» **Exercise aim**:
The data should be duplicated exactly, with every word kept as it is.

[Data for this exercise]

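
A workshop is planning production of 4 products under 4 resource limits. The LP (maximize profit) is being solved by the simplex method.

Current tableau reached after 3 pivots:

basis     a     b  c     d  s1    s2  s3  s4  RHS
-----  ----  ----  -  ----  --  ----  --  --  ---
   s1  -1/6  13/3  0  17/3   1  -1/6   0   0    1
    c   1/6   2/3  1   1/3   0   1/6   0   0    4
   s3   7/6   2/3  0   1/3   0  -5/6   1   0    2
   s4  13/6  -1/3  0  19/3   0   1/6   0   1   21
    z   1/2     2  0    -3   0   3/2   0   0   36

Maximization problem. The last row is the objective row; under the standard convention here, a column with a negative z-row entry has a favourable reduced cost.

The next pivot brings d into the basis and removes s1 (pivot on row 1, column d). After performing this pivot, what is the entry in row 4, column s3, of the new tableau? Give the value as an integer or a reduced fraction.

0

Pivot element is row 1, column d: 17/3.
Normalize row 1: new (row 1, s3) = 0/(17/3) = 0.
row 4 ← row 4 − (19/3)·(new row 1): 0 − (19/3)·0 = 0.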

[/Data for this exercise]

» **Written solution**:
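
A workshop is planning production of 4 products under 4 resource limits. The LP (maximize profit) is being solved by the simplex method.

Current tableau reached after 3 pivots:

basis     a     b  c     d  s1    s2  s3  s4  RHS
-----  ----  ----  -  ----  --  ----  --  --  ---
   s1  -1/6  13/3  0  17/3   1  -1/6   0   0    1
    c   1/6   2/3  1   1/3   0   1/6   0   0    4
   s3   7/6   2/3  0   1/3   0  -5/6   1   0    2
   s4  13/6  -1/3  0  19/3   0   1/6   0   1   21
    z   1/2     2  0    -3   0   3/2   0   0   36

Maximization problem. The last row is the objective row; under the standard convention here, a column with a negative z-row entry has a favourable reduced cost.

The next pivot brings d into the basis and removes s1 (pivot on row 1, column d). After performing this pivot, what is the entry in row 4, column s3, of the new tableau? Give the value as an integer or a reduced fraction.

0

Pivot element is row 1, column d: 17/3.
Normalize row 1: new (row 1, s3) = 0/(17/3) = 0.
row 4 ← row 4 − (19/3)·(new row 1): 0 − (19/3)·0 = 0.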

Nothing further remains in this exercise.